Exercise requirements: Start at the line with "(15 / 7) / (10 / 3+1 / 18) = 270 / 427 = 0.63" in the records below, stop at the line with "(16 / 18 - 7", and return every line in that span exactly, the two end lines included.

Excerpted records:
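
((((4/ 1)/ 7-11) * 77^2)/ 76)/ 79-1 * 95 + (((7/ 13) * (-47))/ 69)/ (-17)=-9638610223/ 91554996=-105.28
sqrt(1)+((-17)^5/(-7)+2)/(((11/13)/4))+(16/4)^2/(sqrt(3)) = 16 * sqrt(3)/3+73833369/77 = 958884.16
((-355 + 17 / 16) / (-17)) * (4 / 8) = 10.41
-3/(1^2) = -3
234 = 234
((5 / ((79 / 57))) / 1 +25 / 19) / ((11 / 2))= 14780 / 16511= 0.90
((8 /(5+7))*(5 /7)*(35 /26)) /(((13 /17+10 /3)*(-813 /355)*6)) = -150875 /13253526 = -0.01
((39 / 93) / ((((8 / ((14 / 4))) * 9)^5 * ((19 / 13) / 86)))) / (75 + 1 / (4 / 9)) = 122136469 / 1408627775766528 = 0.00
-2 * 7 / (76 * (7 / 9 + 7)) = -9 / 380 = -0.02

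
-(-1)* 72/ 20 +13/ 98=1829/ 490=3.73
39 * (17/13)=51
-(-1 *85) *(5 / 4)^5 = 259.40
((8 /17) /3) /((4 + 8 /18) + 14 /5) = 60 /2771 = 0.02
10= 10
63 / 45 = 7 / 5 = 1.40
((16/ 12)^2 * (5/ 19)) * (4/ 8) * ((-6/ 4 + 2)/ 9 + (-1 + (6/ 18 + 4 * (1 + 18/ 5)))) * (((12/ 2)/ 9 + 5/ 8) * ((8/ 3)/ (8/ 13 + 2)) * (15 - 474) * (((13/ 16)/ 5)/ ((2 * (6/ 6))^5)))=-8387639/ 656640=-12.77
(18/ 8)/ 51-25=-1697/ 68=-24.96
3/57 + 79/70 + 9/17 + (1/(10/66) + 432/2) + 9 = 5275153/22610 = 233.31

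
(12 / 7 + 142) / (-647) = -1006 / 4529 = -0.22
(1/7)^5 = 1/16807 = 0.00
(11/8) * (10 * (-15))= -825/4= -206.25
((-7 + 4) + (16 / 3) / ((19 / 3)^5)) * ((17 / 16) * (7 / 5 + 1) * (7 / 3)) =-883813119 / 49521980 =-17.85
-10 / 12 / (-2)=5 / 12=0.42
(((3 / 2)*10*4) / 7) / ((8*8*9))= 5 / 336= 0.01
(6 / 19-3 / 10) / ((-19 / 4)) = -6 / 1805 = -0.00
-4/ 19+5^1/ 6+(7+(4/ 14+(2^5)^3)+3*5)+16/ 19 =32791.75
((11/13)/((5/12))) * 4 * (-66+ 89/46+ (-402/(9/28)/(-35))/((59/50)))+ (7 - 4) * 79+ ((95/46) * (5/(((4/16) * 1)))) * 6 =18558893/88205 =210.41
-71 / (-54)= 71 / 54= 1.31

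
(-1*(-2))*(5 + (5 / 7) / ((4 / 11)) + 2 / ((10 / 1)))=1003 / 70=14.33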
--
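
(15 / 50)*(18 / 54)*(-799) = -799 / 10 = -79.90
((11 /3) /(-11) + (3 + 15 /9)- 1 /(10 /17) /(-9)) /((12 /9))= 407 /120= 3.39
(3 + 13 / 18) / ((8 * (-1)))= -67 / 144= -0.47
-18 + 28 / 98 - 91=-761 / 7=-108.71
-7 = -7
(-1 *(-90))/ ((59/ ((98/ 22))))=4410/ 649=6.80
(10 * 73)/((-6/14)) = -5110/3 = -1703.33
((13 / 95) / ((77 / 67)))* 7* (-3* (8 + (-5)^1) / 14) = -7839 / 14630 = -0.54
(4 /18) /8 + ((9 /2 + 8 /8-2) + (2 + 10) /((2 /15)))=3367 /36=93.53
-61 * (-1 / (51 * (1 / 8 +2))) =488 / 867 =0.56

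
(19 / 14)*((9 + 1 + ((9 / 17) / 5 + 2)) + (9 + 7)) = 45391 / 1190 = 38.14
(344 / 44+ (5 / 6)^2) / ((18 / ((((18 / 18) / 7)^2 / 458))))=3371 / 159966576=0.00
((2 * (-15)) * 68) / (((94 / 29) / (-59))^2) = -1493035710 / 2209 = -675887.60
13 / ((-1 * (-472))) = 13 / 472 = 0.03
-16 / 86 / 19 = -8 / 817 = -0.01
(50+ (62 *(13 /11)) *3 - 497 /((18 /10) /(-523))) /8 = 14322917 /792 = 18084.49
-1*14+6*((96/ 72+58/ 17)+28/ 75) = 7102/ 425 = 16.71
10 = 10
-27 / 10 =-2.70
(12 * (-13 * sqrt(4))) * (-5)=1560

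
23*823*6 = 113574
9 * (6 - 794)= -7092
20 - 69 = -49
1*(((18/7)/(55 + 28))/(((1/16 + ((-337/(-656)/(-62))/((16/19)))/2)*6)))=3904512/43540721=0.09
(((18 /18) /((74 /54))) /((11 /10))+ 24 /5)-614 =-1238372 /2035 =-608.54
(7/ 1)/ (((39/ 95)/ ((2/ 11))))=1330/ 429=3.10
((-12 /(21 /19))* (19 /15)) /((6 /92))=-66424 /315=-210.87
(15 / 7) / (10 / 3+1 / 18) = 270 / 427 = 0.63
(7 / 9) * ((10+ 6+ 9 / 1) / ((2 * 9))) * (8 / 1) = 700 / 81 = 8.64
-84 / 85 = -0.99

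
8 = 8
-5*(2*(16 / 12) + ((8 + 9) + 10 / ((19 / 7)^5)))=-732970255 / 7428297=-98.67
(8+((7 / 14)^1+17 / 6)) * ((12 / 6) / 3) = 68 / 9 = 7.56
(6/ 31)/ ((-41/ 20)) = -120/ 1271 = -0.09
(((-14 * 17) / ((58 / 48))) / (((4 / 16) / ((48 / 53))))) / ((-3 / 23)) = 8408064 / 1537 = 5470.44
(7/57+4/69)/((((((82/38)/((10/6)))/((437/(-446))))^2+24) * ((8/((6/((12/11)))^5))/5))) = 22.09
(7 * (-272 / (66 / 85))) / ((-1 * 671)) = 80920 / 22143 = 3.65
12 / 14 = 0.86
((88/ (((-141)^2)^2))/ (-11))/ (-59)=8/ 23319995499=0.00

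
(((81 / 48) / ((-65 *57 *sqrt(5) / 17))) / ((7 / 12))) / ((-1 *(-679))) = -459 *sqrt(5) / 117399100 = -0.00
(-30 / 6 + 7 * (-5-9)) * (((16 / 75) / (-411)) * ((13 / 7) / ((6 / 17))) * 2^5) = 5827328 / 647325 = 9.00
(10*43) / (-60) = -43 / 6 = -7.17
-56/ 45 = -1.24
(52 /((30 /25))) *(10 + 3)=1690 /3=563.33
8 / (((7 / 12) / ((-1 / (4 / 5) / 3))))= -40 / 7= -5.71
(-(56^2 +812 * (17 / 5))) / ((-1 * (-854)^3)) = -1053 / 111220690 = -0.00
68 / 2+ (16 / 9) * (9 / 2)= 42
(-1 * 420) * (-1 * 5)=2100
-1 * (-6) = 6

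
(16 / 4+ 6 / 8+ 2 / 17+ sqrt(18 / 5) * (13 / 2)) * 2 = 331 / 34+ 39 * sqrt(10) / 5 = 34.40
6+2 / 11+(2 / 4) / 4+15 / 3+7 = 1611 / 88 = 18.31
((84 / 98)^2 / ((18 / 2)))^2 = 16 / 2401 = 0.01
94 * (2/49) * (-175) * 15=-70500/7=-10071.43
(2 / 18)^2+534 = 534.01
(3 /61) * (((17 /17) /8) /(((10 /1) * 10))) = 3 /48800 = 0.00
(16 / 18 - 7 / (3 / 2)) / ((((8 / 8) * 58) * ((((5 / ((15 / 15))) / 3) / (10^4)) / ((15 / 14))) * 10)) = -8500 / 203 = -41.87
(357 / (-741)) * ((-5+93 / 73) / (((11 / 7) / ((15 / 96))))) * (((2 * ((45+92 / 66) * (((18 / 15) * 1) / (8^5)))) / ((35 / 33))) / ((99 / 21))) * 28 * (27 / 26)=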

Answer section:
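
(15 / 7) / (10 / 3+1 / 18) = 270 / 427 = 0.63
(7 / 9) * ((10+ 6+ 9 / 1) / ((2 * 9))) * (8 / 1) = 700 / 81 = 8.64
-84 / 85 = -0.99

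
8 = 8
-5*(2*(16 / 12) + ((8 + 9) + 10 / ((19 / 7)^5)))=-732970255 / 7428297=-98.67
(8+((7 / 14)^1+17 / 6)) * ((12 / 6) / 3) = 68 / 9 = 7.56
(6/ 31)/ ((-41/ 20)) = -120/ 1271 = -0.09
(((-14 * 17) / ((58 / 48))) / (((4 / 16) / ((48 / 53))))) / ((-3 / 23)) = 8408064 / 1537 = 5470.44
(7/57+4/69)/((((((82/38)/((10/6)))/((437/(-446))))^2+24) * ((8/((6/((12/11)))^5))/5))) = 22.09
(7 * (-272 / (66 / 85))) / ((-1 * 671)) = 80920 / 22143 = 3.65
12 / 14 = 0.86
((88/ (((-141)^2)^2))/ (-11))/ (-59)=8/ 23319995499=0.00

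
(((81 / 48) / ((-65 *57 *sqrt(5) / 17))) / ((7 / 12))) / ((-1 *(-679))) = -459 *sqrt(5) / 117399100 = -0.00
(-30 / 6 + 7 * (-5-9)) * (((16 / 75) / (-411)) * ((13 / 7) / ((6 / 17))) * 2^5) = 5827328 / 647325 = 9.00
(10*43) / (-60) = -43 / 6 = -7.17
-56/ 45 = -1.24
(52 /((30 /25))) *(10 + 3)=1690 /3=563.33
8 / (((7 / 12) / ((-1 / (4 / 5) / 3))))= -40 / 7= -5.71
(-(56^2 +812 * (17 / 5))) / ((-1 * (-854)^3)) = -1053 / 111220690 = -0.00
68 / 2+ (16 / 9) * (9 / 2)= 42
(-1 * 420) * (-1 * 5)=2100
-1 * (-6) = 6

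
(16 / 4+ 6 / 8+ 2 / 17+ sqrt(18 / 5) * (13 / 2)) * 2 = 331 / 34+ 39 * sqrt(10) / 5 = 34.40
6+2 / 11+(2 / 4) / 4+15 / 3+7 = 1611 / 88 = 18.31
((84 / 98)^2 / ((18 / 2)))^2 = 16 / 2401 = 0.01
94 * (2/49) * (-175) * 15=-70500/7=-10071.43
(2 / 18)^2+534 = 534.01
(3 /61) * (((17 /17) /8) /(((10 /1) * 10))) = 3 /48800 = 0.00
(16 / 18 - 7 / (3 / 2)) / ((((8 / 8) * 58) * ((((5 / ((15 / 15))) / 3) / (10^4)) / ((15 / 14))) * 10)) = -8500 / 203 = -41.87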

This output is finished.